> _WORK TO COMPLETE_: In the records below, find the line containing "For reporting at". Restate it and all the lines after it exactly, and omit the rest.

> _RECORDS FOR THE TASK_:

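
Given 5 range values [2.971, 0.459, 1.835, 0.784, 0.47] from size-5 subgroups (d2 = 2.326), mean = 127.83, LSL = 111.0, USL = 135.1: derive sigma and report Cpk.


R_bar = (2.971 + 0.459 + 1.835 + 0.784 + 0.47) / 5 = 1.3038
sigma = R_bar / d2 = 1.3038 / 2.326 = 0.5605331
Cp = (USL - LSL)/(6*sigma) = (135.1 - 111.0)/(6*0.5605331) = 7.1658
Cpu = (135.1 - 127.83)/(3*0.5605331) = 4.3233
Cpl = (127.83 - 111.0)/(3*0.5605331) = 10.0083
Cpk = min(Cpu, Cpl) = 4.3233

4.3233


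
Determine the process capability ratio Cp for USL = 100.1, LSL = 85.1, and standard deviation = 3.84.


Cp = (USL - LSL) / (6 * sigma)
= (100.1 - 85.1) / (6 * 3.84)
= 15.0000 / 23.0400
= 0.6510

0.6510


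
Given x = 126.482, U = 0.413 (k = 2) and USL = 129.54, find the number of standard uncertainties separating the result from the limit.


u = U / k = 0.413 / 2 = 0.2065
margin = |USL - x| = |129.54 - 126.482| = 3.058
z = margin / u = 3.058 / 0.2065
z = 14.8087

14.8087


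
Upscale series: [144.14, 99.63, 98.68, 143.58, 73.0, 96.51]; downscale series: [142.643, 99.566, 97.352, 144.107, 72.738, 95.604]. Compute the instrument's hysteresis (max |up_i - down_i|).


|144.14 - 142.643| = 1.4970
|99.63 - 99.566| = 0.0640
|98.68 - 97.352| = 1.3280
|143.58 - 144.107| = 0.5270
|73.0 - 72.738| = 0.2620
|96.51 - 95.604| = 0.9060
hysteresis = max(diffs) = 1.4970

1.4970


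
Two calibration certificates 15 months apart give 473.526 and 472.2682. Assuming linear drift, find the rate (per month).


rate = (v2 - v1) / months
= (472.2682 - 473.526) / 15
= -1.2578 / 15
= -0.0839

-0.0839


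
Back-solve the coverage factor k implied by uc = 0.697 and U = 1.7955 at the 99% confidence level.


k = U / uc
k = 1.7955 / 0.697
k = 2.576

2.576


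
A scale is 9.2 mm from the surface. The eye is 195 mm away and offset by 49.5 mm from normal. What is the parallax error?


error = h * offset / d
= 9.2 * 49.5 / 195
= 2.3354

2.3354


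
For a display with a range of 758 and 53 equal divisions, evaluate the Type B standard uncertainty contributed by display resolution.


resolution = range / divisions
resolution = 758 / 53 = 14.301887
u_res = resolution / (2*sqrt(3))
u_res = 14.301887 / 3.4641016
u_res = 4.1286

4.1286


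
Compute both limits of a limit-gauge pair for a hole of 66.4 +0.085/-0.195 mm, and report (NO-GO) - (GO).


GO = nominal - lower_tol (smallest hole = maximum material condition)
GO = 66.4 - 0.195 = 66.205
NO-GO = nominal + upper_tol (largest hole = least material condition)
NO-GO = 66.4 + 0.085 = 66.485
spread = NO-GO - GO = 66.485 - 66.205 = 0.2800

0.2800


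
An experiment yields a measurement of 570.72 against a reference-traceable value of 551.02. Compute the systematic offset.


Systematic error = measured - true
= 570.72 - 551.02
= 19.7000

19.7000


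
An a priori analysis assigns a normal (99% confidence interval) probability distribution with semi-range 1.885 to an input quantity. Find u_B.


u_B = half_width / 2.576
u_B = 1.885 / 2.576
u_B = 0.7318

0.7318


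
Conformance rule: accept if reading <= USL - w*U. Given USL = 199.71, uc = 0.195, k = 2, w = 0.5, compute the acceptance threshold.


U = k * uc = 2 * 0.195 = 0.39
guard band g = w * U = 0.5 * 0.39 = 0.195
AL = USL - g = 199.71 - 0.195
AL = 199.5150

199.5150


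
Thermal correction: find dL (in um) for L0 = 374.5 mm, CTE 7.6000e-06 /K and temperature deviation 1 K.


dL = L * alpha * dT
= 374.5 * 7.6000e-06 * 1
= 0.0028462 mm
dL_um = 0.0028462 * 1000 = 2.8462 um

2.8462


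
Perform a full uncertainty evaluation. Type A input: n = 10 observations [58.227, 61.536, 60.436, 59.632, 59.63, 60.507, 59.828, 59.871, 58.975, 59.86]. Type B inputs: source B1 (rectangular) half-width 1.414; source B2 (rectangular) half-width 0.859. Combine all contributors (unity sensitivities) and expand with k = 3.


mean = (58.227 + 61.536 + 60.436 + 59.632 + 59.63 + 60.507 + 59.828 + 59.871 + 58.975 + 59.86) / 10 = 59.8502
s = sqrt(sum((x - mean)^2)/(n-1)) = 0.8890909
u_A = s / sqrt(n) = 0.8890909 / sqrt(10) = 0.28115523
u_B1 = 1.414 / sqrt(3) = 0.81637328
u_B2 = 0.859 / sqrt(3) = 0.49594388
uc = sqrt(0.28115523^2 + 0.81637328^2 + 0.49594388^2) = 0.99572784
U = k * uc = 3 * 0.99572784
U = 2.9872

2.9872


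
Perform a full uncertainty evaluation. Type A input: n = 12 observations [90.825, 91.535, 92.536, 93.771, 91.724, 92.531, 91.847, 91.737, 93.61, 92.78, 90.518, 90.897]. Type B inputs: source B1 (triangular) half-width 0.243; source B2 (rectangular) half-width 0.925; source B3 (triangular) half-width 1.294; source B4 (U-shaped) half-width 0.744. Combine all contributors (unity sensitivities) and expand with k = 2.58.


mean = (90.825 + 91.535 + 92.536 + 93.771 + 91.724 + 92.531 + 91.847 + 91.737 + 93.61 + 92.78 + 90.518 + 90.897) / 12 = 92.02591667
s = sqrt(sum((x - mean)^2)/(n-1)) = 1.0477975
u_A = s / sqrt(n) = 1.0477975 / sqrt(12) = 0.30247308
u_B1 = 0.243 / sqrt(6) = 0.099204335
u_B2 = 0.925 / sqrt(3) = 0.534049
u_B3 = 1.294 / sqrt(6) = 0.52827329
u_B4 = 0.744 / sqrt(2) = 0.52608745
uc = sqrt(0.30247308^2 + 0.099204335^2 + 0.534049^2 + 0.52827329^2 + 0.52608745^2) = 0.97076283
U = k * uc = 2.58 * 0.97076283
U = 2.5046

2.5046


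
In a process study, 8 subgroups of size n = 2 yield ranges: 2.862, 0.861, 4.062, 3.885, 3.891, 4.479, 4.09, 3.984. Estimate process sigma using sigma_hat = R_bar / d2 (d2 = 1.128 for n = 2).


R_bar = (2.862 + 0.861 + 4.062 + 3.885 + 3.891 + 4.479 + 4.09 + 3.984) / 8
R_bar = 28.114 / 8 = 3.51425
sigma_hat = R_bar / d2 = 3.51425 / 1.128 = 3.1155

3.1155


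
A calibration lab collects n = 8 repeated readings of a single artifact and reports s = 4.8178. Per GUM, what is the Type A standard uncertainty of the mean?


u_A = s / sqrt(n)
u_A = 4.8178 / sqrt(8)
u_A = 4.8178 / 2.8284271
u_A = 1.7033

1.7033


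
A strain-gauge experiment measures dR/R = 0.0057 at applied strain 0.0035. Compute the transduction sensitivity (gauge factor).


GF = (dR/R) / epsilon
= 0.0057 / 0.0035
= 1.6286

1.6286


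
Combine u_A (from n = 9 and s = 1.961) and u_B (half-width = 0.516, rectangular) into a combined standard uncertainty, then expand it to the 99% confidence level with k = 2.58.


u_A = s / sqrt(n) = 1.961 / sqrt(9) = 0.65366667
u_B = half_width / sqrt(3) = 0.516 / sqrt(3) = 0.29791274
uc = sqrt(u_A^2 + u_B^2) = sqrt(0.65366667^2 + 0.29791274^2) = 0.71835375
U = k * uc = 2.58 * 0.71835375
U = 1.8534

1.8534


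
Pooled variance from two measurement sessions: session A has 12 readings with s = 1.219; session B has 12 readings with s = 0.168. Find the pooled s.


s_p = sqrt(((n1-1)*s1^2 + (n2-1)*s2^2) / (n1+n2-2))
numerator = (12-1)*1.219^2 + (12-1)*0.168^2 = 16.345571 + 0.310464 = 16.656035
denominator = 12 + 12 - 2 = 22
s_p^2 = 16.656035 / 22 = 0.7570925
s_p = sqrt(0.7570925) = 0.8701

0.8701


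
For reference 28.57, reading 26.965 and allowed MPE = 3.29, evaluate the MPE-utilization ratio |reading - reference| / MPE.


e = indication - reference = 26.965 - 28.57 = -1.6050
|e| = 1.6050
ratio = |e| / MPE = 1.6050 / 3.29
ratio = 0.4878

0.4878


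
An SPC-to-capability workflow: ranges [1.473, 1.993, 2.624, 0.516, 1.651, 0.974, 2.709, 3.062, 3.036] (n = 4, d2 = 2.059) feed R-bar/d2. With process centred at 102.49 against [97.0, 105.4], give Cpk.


R_bar = (1.473 + 1.993 + 2.624 + 0.516 + 1.651 + 0.974 + 2.709 + 3.062 + 3.036) / 9 = 2.0042222
sigma = R_bar / d2 = 2.0042222 / 2.059 = 0.97339592
Cp = (USL - LSL)/(6*sigma) = (105.4 - 97.0)/(6*0.97339592) = 1.4383
Cpu = (105.4 - 102.49)/(3*0.97339592) = 0.9965
Cpl = (102.49 - 97.0)/(3*0.97339592) = 1.8800
Cpk = min(Cpu, Cpl) = 0.9965

0.9965


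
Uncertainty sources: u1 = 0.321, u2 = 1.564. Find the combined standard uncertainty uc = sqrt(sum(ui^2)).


uc = sqrt(0.321^2 + 1.564^2)
uc = sqrt(2.549137)
uc = 1.5966

1.5966


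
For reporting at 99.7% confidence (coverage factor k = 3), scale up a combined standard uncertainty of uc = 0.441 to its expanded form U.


U = k * uc
U = 3 * 0.441
U = 1.3230

1.3230


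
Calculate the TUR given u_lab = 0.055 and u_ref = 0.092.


TUR = u_lab / u_ref
= 0.055 / 0.092
= 0.5978

0.5978


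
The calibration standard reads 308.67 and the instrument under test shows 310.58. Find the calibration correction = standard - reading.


Correction = standard - reading
= 308.67 - 310.58
= -1.9100

-1.9100


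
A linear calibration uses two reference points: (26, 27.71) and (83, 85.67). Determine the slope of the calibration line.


slope = (y2 - y1) / (x2 - x1)
= (85.67 - 27.71) / (83 - 26)
= 57.9600 / 57
= 1.0168

1.0168


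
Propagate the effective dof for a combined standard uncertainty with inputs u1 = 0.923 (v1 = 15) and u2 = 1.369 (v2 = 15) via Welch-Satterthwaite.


uc = sqrt(u1^2 + u2^2) = sqrt(0.923^2 + 1.369^2) = 1.6510875
v_eff = uc^4 / (u1^4/v1 + u2^4/v2)
= 1.6510875^4 / (0.923^4/15 + 1.369^4/15)
= 7.4315663 / 0.28255083
v_eff = 26.3017

26.3017


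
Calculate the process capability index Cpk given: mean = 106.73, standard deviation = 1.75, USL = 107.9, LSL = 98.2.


Cpu = (USL - mean) / (3*sigma) = (107.9 - 106.73) / (3*1.75) = 0.2229
Cpl = (mean - LSL) / (3*sigma) = (106.73 - 98.2) / (3*1.75) = 1.6248
Cpk = min(Cpu, Cpl) = 0.2229

0.2229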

> _RESPONSE TO THE EXERCISE_:
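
For reporting at 99.7% confidence (coverage factor k = 3), scale up a combined standard uncertainty of uc = 0.441 to its expanded form U.


U = k * uc
U = 3 * 0.441
U = 1.3230

1.3230


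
Calculate the TUR given u_lab = 0.055 and u_ref = 0.092.


TUR = u_lab / u_ref
= 0.055 / 0.092
= 0.5978

0.5978


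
The calibration standard reads 308.67 and the instrument under test shows 310.58. Find the calibration correction = standard - reading.


Correction = standard - reading
= 308.67 - 310.58
= -1.9100

-1.9100


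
A linear calibration uses two reference points: (26, 27.71) and (83, 85.67). Determine the slope of the calibration line.


slope = (y2 - y1) / (x2 - x1)
= (85.67 - 27.71) / (83 - 26)
= 57.9600 / 57
= 1.0168

1.0168


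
Propagate the effective dof for a combined standard uncertainty with inputs u1 = 0.923 (v1 = 15) and u2 = 1.369 (v2 = 15) via Welch-Satterthwaite.


uc = sqrt(u1^2 + u2^2) = sqrt(0.923^2 + 1.369^2) = 1.6510875
v_eff = uc^4 / (u1^4/v1 + u2^4/v2)
= 1.6510875^4 / (0.923^4/15 + 1.369^4/15)
= 7.4315663 / 0.28255083
v_eff = 26.3017

26.3017


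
Calculate the process capability index Cpk given: mean = 106.73, standard deviation = 1.75, USL = 107.9, LSL = 98.2.


Cpu = (USL - mean) / (3*sigma) = (107.9 - 106.73) / (3*1.75) = 0.2229
Cpl = (mean - LSL) / (3*sigma) = (106.73 - 98.2) / (3*1.75) = 1.6248
Cpk = min(Cpu, Cpl) = 0.2229

0.2229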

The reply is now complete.